DESCRIPTION OF THE TASK. The answer must consist of every line below containing "register".

EXCERPTED DATA.
=== Section Start ===
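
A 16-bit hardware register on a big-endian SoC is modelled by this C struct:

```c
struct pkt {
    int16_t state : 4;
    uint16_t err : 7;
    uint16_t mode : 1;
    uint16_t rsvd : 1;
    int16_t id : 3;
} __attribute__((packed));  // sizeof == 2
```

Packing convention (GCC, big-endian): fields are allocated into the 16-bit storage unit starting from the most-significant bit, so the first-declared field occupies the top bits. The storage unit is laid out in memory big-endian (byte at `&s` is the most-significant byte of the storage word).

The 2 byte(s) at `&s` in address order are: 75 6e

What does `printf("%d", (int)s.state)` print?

[0]=0x75 [1]=0x6e (big-endian) → word 0x756e
state [12+:4] = (word>>12) & 0xf = 7  ←
err [5+:7] = (word>>5) & 0x7f = 43
mode [4+:1] = (word>>4) & 0x1 = 0
rsvd [3+:1] = (word>>3) & 0x1 = 1
id [0+:3] = (word>>0) & 0x7 = 6
state signed 4b, MSB=0: value = 7

7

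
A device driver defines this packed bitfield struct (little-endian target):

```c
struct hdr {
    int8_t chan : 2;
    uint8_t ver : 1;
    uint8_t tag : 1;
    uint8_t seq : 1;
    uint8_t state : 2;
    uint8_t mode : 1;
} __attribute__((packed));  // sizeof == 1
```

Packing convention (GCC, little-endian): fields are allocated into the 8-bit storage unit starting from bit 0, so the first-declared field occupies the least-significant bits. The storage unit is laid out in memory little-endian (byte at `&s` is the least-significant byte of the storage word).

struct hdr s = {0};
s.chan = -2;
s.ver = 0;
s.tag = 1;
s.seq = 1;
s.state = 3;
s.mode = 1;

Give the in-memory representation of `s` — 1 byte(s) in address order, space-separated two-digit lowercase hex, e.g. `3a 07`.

fa

[0+:2] chan=-2 & 0x3 = 0x2; word=0x02
[2+:1] ver=0 & 0x1 = 0x0; word=0x02
[3+:1] tag=1 & 0x1 = 0x1; word=0x0a
[4+:1] seq=1 & 0x1 = 0x1; word=0x1a
[5+:2] state=3 & 0x3 = 0x3; word=0x7a
[7+:1] mode=1 & 0x1 = 0x1; word=0xfa
word = 0xfa → little-endian bytes:
  [0]=0xfa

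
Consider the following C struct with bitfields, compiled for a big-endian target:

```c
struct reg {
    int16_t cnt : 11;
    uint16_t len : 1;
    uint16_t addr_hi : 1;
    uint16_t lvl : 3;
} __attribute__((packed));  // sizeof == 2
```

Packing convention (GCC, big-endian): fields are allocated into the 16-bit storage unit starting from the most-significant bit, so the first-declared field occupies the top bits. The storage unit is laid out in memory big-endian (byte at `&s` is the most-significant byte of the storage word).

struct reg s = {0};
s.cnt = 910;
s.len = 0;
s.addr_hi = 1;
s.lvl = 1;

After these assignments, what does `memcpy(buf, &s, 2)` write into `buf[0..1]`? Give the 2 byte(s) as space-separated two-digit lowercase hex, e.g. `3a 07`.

cnt (11b) val=910 bits=0x38e at bit 5: 0x71c0
len (1b) val=0 bits=0x0 at bit 4: 0x71c0
addr_hi (1b) val=1 bits=0x1 at bit 3: 0x71c8
lvl (3b) val=1 bits=0x1 at bit 0: 0x71c9
word = 0x71c9 → big-endian bytes:
  [0]=0x71  [1]=0xc9

71 c9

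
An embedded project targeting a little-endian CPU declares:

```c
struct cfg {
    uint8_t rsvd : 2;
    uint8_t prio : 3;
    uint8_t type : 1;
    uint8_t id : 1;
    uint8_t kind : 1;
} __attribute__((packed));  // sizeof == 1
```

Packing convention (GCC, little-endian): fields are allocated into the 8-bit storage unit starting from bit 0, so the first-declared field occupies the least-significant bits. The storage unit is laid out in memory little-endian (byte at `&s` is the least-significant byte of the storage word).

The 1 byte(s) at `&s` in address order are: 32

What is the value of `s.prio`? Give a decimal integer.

[0]=0x32 (little-endian) → word 0x32
rsvd [0+:2] = (word>>0) & 0x3 = 2
prio [2+:3] = (word>>2) & 0x7 = 4  ←
type [5+:1] = (word>>5) & 0x1 = 1
id [6+:1] = (word>>6) & 0x1 = 0
kind [7+:1] = (word>>7) & 0x1 = 0

4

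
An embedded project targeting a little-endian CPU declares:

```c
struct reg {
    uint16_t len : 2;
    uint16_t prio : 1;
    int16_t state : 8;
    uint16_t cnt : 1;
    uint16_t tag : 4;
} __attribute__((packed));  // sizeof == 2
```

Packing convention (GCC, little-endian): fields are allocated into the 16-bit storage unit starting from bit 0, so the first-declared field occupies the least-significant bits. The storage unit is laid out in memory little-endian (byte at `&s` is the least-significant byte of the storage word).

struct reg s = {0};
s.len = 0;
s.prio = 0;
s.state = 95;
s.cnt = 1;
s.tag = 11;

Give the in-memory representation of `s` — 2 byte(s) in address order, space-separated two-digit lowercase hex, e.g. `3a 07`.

f8 ba

len (2b) val=0 bits=0x0 at bit 0: 0x0000
prio (1b) val=0 bits=0x0 at bit 2: 0x0000
state (8b) val=95 bits=0x5f at bit 3: 0x02f8
cnt (1b) val=1 bits=0x1 at bit 11: 0x0af8
tag (4b) val=11 bits=0xb at bit 12: 0xbaf8
word = 0xbaf8 → little-endian bytes:
  [0]=0xf8  [1]=0xba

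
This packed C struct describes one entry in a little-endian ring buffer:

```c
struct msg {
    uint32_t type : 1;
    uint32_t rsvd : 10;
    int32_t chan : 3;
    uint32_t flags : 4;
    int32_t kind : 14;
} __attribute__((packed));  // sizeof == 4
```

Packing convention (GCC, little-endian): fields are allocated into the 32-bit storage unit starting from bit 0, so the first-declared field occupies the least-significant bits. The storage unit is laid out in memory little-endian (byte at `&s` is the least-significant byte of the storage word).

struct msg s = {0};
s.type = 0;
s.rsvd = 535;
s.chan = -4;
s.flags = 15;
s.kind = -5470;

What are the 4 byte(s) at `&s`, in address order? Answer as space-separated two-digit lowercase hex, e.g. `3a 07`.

2e e4 8b aa

type:1 = 0 → 0x0 << 0 → word 0x00000000
rsvd:10 = 535 → 0x217 << 1 → word 0x0000042e
chan:3 = -4 → 0x4 << 11 → word 0x0000242e
flags:4 = 15 → 0xf << 14 → word 0x0003e42e
kind:14 = -5470 → 0x2aa2 << 18 → word 0xaa8be42e
word = 0xaa8be42e → little-endian bytes:
  [0]=0x2e  [1]=0xe4  [2]=0x8b  [3]=0xaa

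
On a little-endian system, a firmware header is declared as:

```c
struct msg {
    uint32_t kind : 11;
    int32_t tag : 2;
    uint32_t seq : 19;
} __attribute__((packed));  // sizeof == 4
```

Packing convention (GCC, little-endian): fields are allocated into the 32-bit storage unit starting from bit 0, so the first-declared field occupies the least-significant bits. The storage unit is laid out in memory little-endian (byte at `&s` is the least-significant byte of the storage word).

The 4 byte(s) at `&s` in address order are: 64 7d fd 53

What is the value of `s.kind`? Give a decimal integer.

[0]=0x64 [1]=0x7d [2]=0xfd [3]=0x53 (little-endian) → word 0x53fd7d64
kind [0+:11] = (word>>0) & 0x7ff = 1380  ←
tag [11+:2] = (word>>11) & 0x3 = 3
seq [13+:19] = (word>>13) & 0x7ffff = 172011

1380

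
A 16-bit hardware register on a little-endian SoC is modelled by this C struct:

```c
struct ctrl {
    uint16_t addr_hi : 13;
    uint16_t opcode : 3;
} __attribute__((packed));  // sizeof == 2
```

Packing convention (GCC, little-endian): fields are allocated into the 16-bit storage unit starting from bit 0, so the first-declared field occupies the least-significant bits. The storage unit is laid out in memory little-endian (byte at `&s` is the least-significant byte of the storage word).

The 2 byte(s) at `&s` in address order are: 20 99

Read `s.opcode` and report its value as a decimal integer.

[0]=0x20 [1]=0x99 (little-endian) → word 0x9920
addr_hi:13 @ bit 0 → (0x9920>>0)&0x1fff = 0x1920
opcode:3 @ bit 13 → (0x9920>>13)&0x7 = 0x4  ←

4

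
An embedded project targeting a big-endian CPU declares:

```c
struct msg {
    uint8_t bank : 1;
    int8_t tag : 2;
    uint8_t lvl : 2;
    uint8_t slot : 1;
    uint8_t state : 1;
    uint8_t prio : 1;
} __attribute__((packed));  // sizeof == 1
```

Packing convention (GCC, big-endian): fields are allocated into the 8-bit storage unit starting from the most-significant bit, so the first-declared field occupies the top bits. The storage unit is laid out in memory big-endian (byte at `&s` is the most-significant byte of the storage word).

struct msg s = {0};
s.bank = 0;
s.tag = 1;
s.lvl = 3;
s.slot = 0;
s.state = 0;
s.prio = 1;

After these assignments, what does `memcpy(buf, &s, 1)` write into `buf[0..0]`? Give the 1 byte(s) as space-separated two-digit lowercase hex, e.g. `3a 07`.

bank:1 = 0 → 0x0 << 7 → word 0x00
tag:2 = 1 → 0x1 << 5 → word 0x20
lvl:2 = 3 → 0x3 << 3 → word 0x38
slot:1 = 0 → 0x0 << 2 → word 0x38
state:1 = 0 → 0x0 << 1 → word 0x38
prio:1 = 1 → 0x1 << 0 → word 0x39
word = 0x39 → big-endian bytes:
  [0]=0x39

39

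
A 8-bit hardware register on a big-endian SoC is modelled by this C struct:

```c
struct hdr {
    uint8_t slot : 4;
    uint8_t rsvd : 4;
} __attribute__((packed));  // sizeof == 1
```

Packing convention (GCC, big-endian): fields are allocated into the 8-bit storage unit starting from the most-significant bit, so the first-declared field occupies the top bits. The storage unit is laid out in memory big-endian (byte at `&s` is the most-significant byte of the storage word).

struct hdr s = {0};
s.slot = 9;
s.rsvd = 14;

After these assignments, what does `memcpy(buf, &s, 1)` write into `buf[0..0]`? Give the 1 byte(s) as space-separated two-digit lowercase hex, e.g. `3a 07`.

slot:4 = 9 → 0x9 << 4 → word 0x90
rsvd:4 = 14 → 0xe << 0 → word 0x9e
word = 0x9e → big-endian bytes:
  [0]=0x9e

9e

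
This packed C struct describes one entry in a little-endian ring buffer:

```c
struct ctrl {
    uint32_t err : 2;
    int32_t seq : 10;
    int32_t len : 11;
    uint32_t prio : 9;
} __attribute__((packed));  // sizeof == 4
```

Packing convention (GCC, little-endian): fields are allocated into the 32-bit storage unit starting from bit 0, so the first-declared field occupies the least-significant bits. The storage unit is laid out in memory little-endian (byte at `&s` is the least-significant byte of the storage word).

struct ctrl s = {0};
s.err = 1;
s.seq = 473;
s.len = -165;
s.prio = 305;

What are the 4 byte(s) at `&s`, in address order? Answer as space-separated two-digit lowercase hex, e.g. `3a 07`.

[0+:2] err=1 & 0x3 = 0x1; word=0x00000001
[2+:10] seq=473 & 0x3ff = 0x1d9; word=0x00000765
[12+:11] len=-165 & 0x7ff = 0x75b; word=0x0075b765
[23+:9] prio=305 & 0x1ff = 0x131; word=0x98f5b765
word = 0x98f5b765 → little-endian bytes:
  [0]=0x65  [1]=0xb7  [2]=0xf5  [3]=0x98

65 b7 f5 98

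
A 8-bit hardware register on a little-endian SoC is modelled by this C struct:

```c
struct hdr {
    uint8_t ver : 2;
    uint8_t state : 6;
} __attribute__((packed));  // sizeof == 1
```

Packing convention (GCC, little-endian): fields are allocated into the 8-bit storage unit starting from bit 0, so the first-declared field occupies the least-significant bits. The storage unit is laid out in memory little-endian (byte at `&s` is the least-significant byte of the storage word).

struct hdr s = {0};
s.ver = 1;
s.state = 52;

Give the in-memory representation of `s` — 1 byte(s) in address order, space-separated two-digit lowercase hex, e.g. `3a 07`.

ver:2 = 1 → 0x1 << 0 → word 0x01
state:6 = 52 → 0x34 << 2 → word 0xd1
word = 0xd1 → little-endian bytes:
  [0]=0xd1

d1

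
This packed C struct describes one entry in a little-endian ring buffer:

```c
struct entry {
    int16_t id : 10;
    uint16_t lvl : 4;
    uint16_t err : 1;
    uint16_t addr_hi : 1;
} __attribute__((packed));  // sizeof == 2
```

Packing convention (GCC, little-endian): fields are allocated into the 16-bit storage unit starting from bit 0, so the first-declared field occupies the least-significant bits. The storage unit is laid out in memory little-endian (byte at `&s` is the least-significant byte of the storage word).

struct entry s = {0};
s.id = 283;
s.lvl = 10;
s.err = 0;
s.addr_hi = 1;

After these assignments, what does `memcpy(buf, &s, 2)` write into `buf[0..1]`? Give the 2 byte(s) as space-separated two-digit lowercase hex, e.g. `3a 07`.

id:10 = 283 → 0x11b << 0 → word 0x011b
lvl:4 = 10 → 0xa << 10 → word 0x291b
err:1 = 0 → 0x0 << 14 → word 0x291b
addr_hi:1 = 1 → 0x1 << 15 → word 0xa91b
word = 0xa91b → little-endian bytes:
  [0]=0x1b  [1]=0xa9

1b a9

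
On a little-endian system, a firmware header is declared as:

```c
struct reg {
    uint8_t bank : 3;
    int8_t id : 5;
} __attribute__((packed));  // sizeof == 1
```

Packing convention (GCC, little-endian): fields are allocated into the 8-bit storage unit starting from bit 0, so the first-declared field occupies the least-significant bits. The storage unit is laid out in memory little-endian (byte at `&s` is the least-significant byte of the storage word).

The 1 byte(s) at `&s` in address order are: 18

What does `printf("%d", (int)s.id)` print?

[0]=0x18 (little-endian) → word 0x18
bank:3 @ bit 0 → (0x18>>0)&0x7 = 0x0
id:5 @ bit 3 → (0x18>>3)&0x1f = 0x3  ←
id signed 5b, MSB=0: value = 3

3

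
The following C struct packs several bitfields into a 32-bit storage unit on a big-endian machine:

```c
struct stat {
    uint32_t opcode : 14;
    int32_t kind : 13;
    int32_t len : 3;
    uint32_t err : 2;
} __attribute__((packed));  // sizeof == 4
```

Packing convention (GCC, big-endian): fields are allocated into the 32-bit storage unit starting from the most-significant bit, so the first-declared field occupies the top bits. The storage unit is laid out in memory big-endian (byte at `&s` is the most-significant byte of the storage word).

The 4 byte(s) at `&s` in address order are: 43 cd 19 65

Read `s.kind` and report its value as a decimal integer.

2251

[0]=0x43 [1]=0xcd [2]=0x19 [3]=0x65 (big-endian) → word 0x43cd1965
opcode:14 @ bit 18 → (0x43cd1965>>18)&0x3fff = 0x10f3
kind:13 @ bit 5 → (0x43cd1965>>5)&0x1fff = 0x8cb  ←
len:3 @ bit 2 → (0x43cd1965>>2)&0x7 = 0x1
err:2 @ bit 0 → (0x43cd1965>>0)&0x3 = 0x1
kind signed 13b, MSB=0: value = 2251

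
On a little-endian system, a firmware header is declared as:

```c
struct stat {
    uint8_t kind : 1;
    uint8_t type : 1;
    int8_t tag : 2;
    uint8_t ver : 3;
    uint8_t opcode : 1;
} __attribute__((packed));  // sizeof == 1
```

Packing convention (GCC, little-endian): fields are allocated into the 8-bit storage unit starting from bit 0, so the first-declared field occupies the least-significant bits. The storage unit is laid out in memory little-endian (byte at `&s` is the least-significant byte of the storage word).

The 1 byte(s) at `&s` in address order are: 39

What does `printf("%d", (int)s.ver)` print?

[0]=0x39 (little-endian) → word 0x39
kind:1 @ bit 0 → (0x39>>0)&0x1 = 0x1
type:1 @ bit 1 → (0x39>>1)&0x1 = 0x0
tag:2 @ bit 2 → (0x39>>2)&0x3 = 0x2
ver:3 @ bit 4 → (0x39>>4)&0x7 = 0x3  ←
opcode:1 @ bit 7 → (0x39>>7)&0x1 = 0x0

3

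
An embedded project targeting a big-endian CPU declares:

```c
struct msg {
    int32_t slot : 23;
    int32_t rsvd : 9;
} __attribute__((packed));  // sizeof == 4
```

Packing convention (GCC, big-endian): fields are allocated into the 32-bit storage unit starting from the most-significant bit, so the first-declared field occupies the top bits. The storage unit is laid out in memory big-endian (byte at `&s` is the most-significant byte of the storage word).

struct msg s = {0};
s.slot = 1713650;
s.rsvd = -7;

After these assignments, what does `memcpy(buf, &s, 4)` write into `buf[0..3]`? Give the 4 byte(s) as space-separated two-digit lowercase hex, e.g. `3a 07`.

[9+:23] slot=1713650 & 0x7fffff = 0x1a25f2; word=0x344be400
[0+:9] rsvd=-7 & 0x1ff = 0x1f9; word=0x344be5f9
word = 0x344be5f9 → big-endian bytes:
  [0]=0x34  [1]=0x4b  [2]=0xe5  [3]=0xf9

34 4b e5 f9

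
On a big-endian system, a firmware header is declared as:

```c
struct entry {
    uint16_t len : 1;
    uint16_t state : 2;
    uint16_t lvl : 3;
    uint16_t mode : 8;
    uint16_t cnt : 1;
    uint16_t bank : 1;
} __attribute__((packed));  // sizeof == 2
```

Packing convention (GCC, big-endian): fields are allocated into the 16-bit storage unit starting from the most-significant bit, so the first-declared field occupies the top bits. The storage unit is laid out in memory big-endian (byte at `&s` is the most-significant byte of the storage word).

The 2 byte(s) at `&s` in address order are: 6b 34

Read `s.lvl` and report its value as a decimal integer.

[0]=0x6b [1]=0x34 (big-endian) → word 0x6b34
len [15+:1] = (word>>15) & 0x1 = 0
state [13+:2] = (word>>13) & 0x3 = 3
lvl [10+:3] = (word>>10) & 0x7 = 2  ←
mode [2+:8] = (word>>2) & 0xff = 205
cnt [1+:1] = (word>>1) & 0x1 = 0
bank [0+:1] = (word>>0) & 0x1 = 0

2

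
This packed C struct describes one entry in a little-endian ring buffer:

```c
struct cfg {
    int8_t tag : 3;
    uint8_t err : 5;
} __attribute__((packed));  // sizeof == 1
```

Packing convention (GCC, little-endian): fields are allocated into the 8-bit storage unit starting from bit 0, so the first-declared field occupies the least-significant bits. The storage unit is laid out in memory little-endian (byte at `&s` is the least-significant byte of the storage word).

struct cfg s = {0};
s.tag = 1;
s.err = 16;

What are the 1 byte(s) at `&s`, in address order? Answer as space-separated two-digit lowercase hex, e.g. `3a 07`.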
=== Section End ===
SOLUTION TO THIS PROBLEM.
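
A 16-bit hardware register on a big-endian SoC is modelled by this C struct:
A 16-bit hardware register on a little-endian SoC is modelled by this C struct:
A 8-bit hardware register on a big-endian SoC is modelled by this C struct:
A 8-bit hardware register on a little-endian SoC is modelled by this C struct: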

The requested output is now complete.